• [Directions] Go through the entries below and work out how many lines include "bonds"; give only that number.
*** Opening of Data shown ***
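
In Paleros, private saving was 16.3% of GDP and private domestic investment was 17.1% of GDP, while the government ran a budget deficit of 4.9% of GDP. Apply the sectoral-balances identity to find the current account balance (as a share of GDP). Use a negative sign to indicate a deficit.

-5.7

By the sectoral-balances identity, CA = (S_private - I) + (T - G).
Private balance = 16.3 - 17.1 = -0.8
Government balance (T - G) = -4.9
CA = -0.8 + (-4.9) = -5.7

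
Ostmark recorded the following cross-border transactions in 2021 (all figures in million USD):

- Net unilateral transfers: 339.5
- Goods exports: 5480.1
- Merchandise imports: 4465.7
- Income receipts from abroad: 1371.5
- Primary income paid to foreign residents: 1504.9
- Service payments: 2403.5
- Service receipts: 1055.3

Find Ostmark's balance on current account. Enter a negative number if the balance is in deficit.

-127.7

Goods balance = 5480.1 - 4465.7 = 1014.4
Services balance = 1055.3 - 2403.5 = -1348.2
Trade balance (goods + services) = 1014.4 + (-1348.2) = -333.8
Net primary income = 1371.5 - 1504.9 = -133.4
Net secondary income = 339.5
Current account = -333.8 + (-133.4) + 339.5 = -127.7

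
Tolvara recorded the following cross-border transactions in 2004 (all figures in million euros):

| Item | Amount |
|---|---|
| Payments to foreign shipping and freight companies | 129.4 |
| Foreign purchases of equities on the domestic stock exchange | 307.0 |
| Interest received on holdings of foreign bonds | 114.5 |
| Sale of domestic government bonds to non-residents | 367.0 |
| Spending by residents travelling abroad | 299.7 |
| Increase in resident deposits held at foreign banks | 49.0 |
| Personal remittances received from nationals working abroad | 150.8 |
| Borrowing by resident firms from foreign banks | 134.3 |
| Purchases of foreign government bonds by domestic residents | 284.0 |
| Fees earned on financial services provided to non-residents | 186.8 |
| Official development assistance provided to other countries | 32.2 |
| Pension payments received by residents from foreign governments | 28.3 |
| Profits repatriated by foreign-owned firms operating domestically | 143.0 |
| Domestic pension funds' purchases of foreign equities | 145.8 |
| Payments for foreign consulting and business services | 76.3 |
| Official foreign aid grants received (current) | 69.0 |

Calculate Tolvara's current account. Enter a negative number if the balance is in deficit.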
*** Close of Data shown ***
*** Opening of Data shown ***
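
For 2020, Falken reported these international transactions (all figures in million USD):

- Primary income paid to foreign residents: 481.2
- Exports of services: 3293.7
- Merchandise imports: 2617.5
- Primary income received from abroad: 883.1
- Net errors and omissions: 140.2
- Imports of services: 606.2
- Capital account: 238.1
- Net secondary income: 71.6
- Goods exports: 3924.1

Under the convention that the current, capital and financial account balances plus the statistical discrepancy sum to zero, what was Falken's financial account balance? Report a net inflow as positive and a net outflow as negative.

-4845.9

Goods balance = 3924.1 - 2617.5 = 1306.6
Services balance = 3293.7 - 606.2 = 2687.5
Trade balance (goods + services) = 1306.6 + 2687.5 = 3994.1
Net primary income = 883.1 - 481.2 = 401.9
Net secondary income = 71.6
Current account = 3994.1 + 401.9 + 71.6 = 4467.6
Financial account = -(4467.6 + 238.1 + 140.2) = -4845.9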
*** Close of Data shown ***
*** Opening of Data shown ***
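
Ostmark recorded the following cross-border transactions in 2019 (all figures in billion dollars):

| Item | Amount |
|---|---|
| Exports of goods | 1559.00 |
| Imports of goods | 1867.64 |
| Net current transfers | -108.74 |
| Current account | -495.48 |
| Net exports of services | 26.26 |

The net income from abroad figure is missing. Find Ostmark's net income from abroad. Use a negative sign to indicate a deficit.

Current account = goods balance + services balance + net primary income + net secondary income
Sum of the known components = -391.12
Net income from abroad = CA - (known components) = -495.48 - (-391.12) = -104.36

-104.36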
*** Close of Data shown ***
• [The completed task] 3